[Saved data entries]
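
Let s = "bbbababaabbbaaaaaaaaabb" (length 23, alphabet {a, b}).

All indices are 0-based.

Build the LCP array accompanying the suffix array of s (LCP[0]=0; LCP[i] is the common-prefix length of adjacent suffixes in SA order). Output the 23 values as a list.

[0, 8, 7, 6, 5, 4, 3, 2, 4, 1, 3, 2, 3, 0, 1, 3, 2, 4, 1, 2, 3, 2, 4]

rank | idx | suffix
   0 |  12 | aaaaaaaaabb
   1 |  13 | aaaaaaaabb
   2 |  14 | aaaaaaabb
   3 |  15 | aaaaaabb
   4 |  16 | aaaaabb
   5 |  17 | aaaabb
   6 |  18 | aaabb
   7 |  19 | aabb
   8 |   7 | aabbbaaaaaaaaabb
   9 |   5 | abaabbbaaaaaaaaabb
  10 |   3 | ababaabbbaaaaaaaaabb
  11 |  20 | abb
  12 |   8 | abbbaaaaaaaaabb
  13 |  22 | b
  14 |  11 | baaaaaaaaabb
  15 |   6 | baabbbaaaaaaaaabb
  16 |   4 | babaabbbaaaaaaaaabb
  17 |   2 | bababaabbbaaaaaaaaabb
  18 |  21 | bb
  19 |  10 | bbaaaaaaaaabb
  20 |   1 | bbababaabbbaaaaaaaaabb
  21 |   9 | bbbaaaaaaaaabb
  22 |   0 | bbbababaabbbaaaaaaaaabb

SA = [12, 13, 14, 15, 16, 17, 18, 19, 7, 5, 3, 20, 8, 22, 11, 6, 4, 2, 21, 10, 1, 9, 0]
[i] adj suffixes → lcp
  [1] 12/13 → 8 ('aaaaaaaa')
  [2] 13/14 → 7 ('aaaaaaa')
  [3] 14/15 → 6 ('aaaaaa')
  [4] 15/16 → 5 ('aaaaa')
  [5] 16/17 → 4 ('aaaa')
  [6] 17/18 → 3 ('aaa')
  [7] 18/19 → 2 ('aa')
  [8] 19/7 → 4 ('aabb')
  [9] 7/5 → 1 ('a')
  [10] 5/3 → 3 ('aba')
  [11] 3/20 → 2 ('ab')
  [12] 20/8 → 3 ('abb')
  [13] 8/22 → 0 ('')
  [14] 22/11 → 1 ('b')
  [15] 11/6 → 3 ('baa')
  [16] 6/4 → 2 ('ba')
  [17] 4/2 → 4 ('baba')
  [18] 2/21 → 1 ('b')
  [19] 21/10 → 2 ('bb')
  [20] 10/1 → 3 ('bba')
  [21] 1/9 → 2 ('bb')
  [22] 9/0 → 4 ('bbba')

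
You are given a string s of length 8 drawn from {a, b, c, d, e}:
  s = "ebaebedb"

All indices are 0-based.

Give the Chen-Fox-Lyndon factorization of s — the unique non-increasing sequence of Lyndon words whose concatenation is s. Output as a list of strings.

["e", "b", "aebedb"]

emit factor 1: 'e' (i=0, period=1)
emit factor 2: 'b' (i=1, period=1)
emit factor 3: 'aebedb' (i=2, period=6)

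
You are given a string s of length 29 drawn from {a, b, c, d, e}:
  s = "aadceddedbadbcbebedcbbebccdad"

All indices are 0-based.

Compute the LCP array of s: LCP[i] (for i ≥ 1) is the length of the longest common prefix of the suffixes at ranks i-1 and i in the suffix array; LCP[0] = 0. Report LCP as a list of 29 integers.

[0, 1, 2, 2, 0, 1, 1, 2, 1, 3, 2, 0, 2, 1, 1, 1, 0, 1, 1, 2, 1, 2, 1, 1, 0, 2, 1, 2, 2]

rank | idx | suffix
   0 |   0 | aadceddedbadbcbebedcbbebccdad
   1 |  27 | ad
   2 |  10 | adbcbebedcbbebccdad
   3 |   1 | adceddedbadbcbebedcbbebccdad
   4 |   9 | badbcbebedcbbebccdad
   5 |  20 | bbebccdad
   6 |  12 | bcbebedcbbebccdad
   7 |  23 | bccdad
   8 |  21 | bebccdad
   9 |  14 | bebedcbbebccdad
  10 |  16 | bedcbbebccdad
  11 |  19 | cbbebccdad
  12 |  13 | cbebedcbbebccdad
  13 |  24 | ccdad
  14 |  25 | cdad
  15 |   3 | ceddedbadbcbebedcbbebccdad
  16 |  28 | d
  17 |  26 | dad
  18 |   8 | dbadbcbebedcbbebccdad
  19 |  11 | dbcbebedcbbebccdad
  20 |  18 | dcbbebccdad
  21 |   2 | dceddedbadbcbebedcbbebccdad
  22 |   5 | ddedbadbcbebedcbbebccdad
  23 |   6 | dedbadbcbebedcbbebccdad
  24 |  22 | ebccdad
  25 |  15 | ebedcbbebccdad
  26 |   7 | edbadbcbebedcbbebccdad
  27 |  17 | edcbbebccdad
  28 |   4 | eddedbadbcbebedcbbebccdad

SA = [0, 27, 10, 1, 9, 20, 12, 23, 21, 14, 16, 19, 13, 24, 25, 3, 28, 26, 8, 11, 18, 2, 5, 6, 22, 15, 7, 17, 4]
i: (SA[i-1],SA[i]) lcp shared
  1: (0,27) 1 'a'
  2: (27,10) 2 'ad'
  3: (10,1) 2 'ad'
  4: (1,9) 0 ''
  5: (9,20) 1 'b'
  6: (20,12) 1 'b'
  7: (12,23) 2 'bc'
  8: (23,21) 1 'b'
  9: (21,14) 3 'beb'
  10: (14,16) 2 'be'
  11: (16,19) 0 ''
  12: (19,13) 2 'cb'
  13: (13,24) 1 'c'
  14: (24,25) 1 'c'
  15: (25,3) 1 'c'
  16: (3,28) 0 ''
  17: (28,26) 1 'd'
  18: (26,8) 1 'd'
  19: (8,11) 2 'db'
  20: (11,18) 1 'd'
  21: (18,2) 2 'dc'
  22: (2,5) 1 'd'
  23: (5,6) 1 'd'
  24: (6,22) 0 ''
  25: (22,15) 2 'eb'
  26: (15,7) 1 'e'
  27: (7,17) 2 'ed'
  28: (17,4) 2 'ed'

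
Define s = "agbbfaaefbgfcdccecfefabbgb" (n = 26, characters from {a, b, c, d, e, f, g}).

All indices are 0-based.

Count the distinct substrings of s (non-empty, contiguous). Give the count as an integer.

rank→(start, suffix):
  0 → (5, 'aaefbgfcdccecfefabbgb')
  1 → (21, 'abbgb')
  2 → (6, 'aefbgfcdccecfefabbgb')
  3 → (0, 'agbbfaaefbgfcdccecfefabbgb')
  4 → (25, 'b')
  5 → (2, 'bbfaaefbgfcdccecfefabbgb')
  6 → (22, 'bbgb')
  7 → (3, 'bfaaefbgfcdccecfefabbgb')
  8 → (23, 'bgb')
  9 → (9, 'bgfcdccecfefabbgb')
  10 → (14, 'ccecfefabbgb')
  11 → (12, 'cdccecfefabbgb')
  12 → (15, 'cecfefabbgb')
  13 → (17, 'cfefabbgb')
  14 → (13, 'dccecfefabbgb')
  15 → (16, 'ecfefabbgb')
  16 → (19, 'efabbgb')
  17 → (7, 'efbgfcdccecfefabbgb')
  18 → (4, 'faaefbgfcdccecfefabbgb')
  19 → (20, 'fabbgb')
  20 → (8, 'fbgfcdccecfefabbgb')
  21 → (11, 'fcdccecfefabbgb')
  22 → (18, 'fefabbgb')
  23 → (24, 'gb')
  24 → (1, 'gbbfaaefbgfcdccecfefabbgb')
  25 → (10, 'gfcdccecfefabbgb')

SA = [5, 21, 6, 0, 25, 2, 22, 3, 23, 9, 14, 12, 15, 17, 13, 16, 19, 7, 4, 20, 8, 11, 18, 24, 1, 10]
[i] adj suffixes → lcp
  [1] 5/21 → 1 ('a')
  [2] 21/6 → 1 ('a')
  [3] 6/0 → 1 ('a')
  [4] 0/25 → 0 ('')
  [5] 25/2 → 1 ('b')
  [6] 2/22 → 2 ('bb')
  [7] 22/3 → 1 ('b')
  [8] 3/23 → 1 ('b')
  [9] 23/9 → 2 ('bg')
  [10] 9/14 → 0 ('')
  [11] 14/12 → 1 ('c')
  [12] 12/15 → 1 ('c')
  [13] 15/17 → 1 ('c')
  [14] 17/13 → 0 ('')
  [15] 13/16 → 0 ('')
  [16] 16/19 → 1 ('e')
  [17] 19/7 → 2 ('ef')
  [18] 7/4 → 0 ('')
  [19] 4/20 → 2 ('fa')
  [20] 20/8 → 1 ('f')
  [21] 8/11 → 1 ('f')
  [22] 11/18 → 1 ('f')
  [23] 18/24 → 0 ('')
  [24] 24/1 → 2 ('gb')
  [25] 1/10 → 1 ('g')

n(n+1)/2 = 26·27/2 = 351
Σ LCP = 0 + 1 + 1 + 1 + 0 + 1 + 2 + 1 + 1 + 2 + 0 + 1 + 1 + 1 + 0 + 0 + 1 + 2 + 0 + 2 + 1 + 1 + 1 + 0 + 2 + 1 = 24
distinct = 351 − 24 = 327

327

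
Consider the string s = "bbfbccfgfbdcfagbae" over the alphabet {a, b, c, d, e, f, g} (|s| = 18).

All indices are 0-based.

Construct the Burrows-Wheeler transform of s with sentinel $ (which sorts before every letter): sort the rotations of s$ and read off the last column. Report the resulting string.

rank  rotation             last
    0  $bbfbccfgfbdcfagbae  e
    1  ae$bbfbccfgfbdcfagb  b
    2  agbae$bbfbccfgfbdcf  f
    3  bae$bbfbccfgfbdcfag  g
    4  bbfbccfgfbdcfagbae$  $
    5  bccfgfbdcfagbae$bbf  f
    6  bdcfagbae$bbfbccfgf  f
    7  bfbccfgfbdcfagbae$b  b
    8  ccfgfbdcfagbae$bbfb  b
    9  cfagbae$bbfbccfgfbd  d
   10  cfgfbdcfagbae$bbfbc  c
   11  dcfagbae$bbfbccfgfb  b
   12  e$bbfbccfgfbdcfagba  a
   13  fagbae$bbfbccfgfbdc  c
   14  fbccfgfbdcfagbae$bb  b
   15  fbdcfagbae$bbfbccfg  g
   16  fgfbdcfagbae$bbfbcc  c
   17  gbae$bbfbccfgfbdcfa  a
   18  gfbdcfagbae$bbfbccf  f

ebfg$ffbbdcbacbgcaf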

Task description: Check each line of the data above for the word "given" and say how many lines contain it, giving nothing besides the number.

Response to the exercise: 2